Stored data entries:
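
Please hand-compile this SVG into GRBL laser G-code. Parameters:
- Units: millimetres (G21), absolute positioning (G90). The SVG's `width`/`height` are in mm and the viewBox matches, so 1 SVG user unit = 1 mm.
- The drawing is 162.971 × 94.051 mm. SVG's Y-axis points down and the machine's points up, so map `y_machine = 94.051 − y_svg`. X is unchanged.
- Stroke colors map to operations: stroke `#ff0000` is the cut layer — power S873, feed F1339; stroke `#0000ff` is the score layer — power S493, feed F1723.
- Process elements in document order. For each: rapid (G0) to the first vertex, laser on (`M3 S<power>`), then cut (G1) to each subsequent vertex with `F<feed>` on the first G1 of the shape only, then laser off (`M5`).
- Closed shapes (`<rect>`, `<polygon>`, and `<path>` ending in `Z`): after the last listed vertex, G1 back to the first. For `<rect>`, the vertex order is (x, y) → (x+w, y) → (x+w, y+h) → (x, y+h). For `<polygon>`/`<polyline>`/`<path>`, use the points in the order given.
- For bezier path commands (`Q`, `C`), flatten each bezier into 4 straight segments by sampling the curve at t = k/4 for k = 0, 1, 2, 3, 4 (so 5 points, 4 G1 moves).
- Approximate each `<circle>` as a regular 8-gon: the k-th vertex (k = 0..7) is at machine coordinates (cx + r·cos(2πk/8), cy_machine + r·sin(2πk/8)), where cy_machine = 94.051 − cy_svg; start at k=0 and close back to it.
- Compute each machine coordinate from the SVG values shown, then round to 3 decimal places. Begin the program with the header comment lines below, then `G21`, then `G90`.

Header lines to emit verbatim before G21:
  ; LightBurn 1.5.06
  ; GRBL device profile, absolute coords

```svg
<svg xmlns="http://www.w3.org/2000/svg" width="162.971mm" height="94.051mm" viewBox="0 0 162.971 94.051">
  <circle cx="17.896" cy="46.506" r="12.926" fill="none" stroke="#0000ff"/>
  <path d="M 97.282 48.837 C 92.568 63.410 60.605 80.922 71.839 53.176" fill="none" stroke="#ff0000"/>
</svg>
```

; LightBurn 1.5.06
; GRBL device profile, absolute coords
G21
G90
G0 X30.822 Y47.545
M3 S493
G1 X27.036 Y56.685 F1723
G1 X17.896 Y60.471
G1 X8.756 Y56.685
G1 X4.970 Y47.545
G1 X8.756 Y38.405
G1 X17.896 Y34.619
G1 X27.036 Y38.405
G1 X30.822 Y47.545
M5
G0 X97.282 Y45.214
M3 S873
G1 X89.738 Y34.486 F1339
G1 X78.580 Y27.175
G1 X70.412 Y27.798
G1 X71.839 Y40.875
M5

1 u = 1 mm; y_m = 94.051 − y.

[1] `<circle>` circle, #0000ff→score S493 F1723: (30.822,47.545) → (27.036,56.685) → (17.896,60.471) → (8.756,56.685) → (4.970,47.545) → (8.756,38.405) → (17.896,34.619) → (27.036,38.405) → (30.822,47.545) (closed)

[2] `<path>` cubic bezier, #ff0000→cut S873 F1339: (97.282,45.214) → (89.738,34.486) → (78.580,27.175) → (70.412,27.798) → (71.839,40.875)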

EXERCISE INSTRUCTIONS: Pull every line containing "into" from the entries above and copy it.

WRITTEN ANSWER:
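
Please hand-compile this SVG into GRBL laser G-code. Parameters:
- For bezier path commands (`Q`, `C`), flatten each bezier into 4 straight segments by sampling the curve at t = k/4 for k = 0, 1, 2, 3, 4 (so 5 points, 4 G1 moves).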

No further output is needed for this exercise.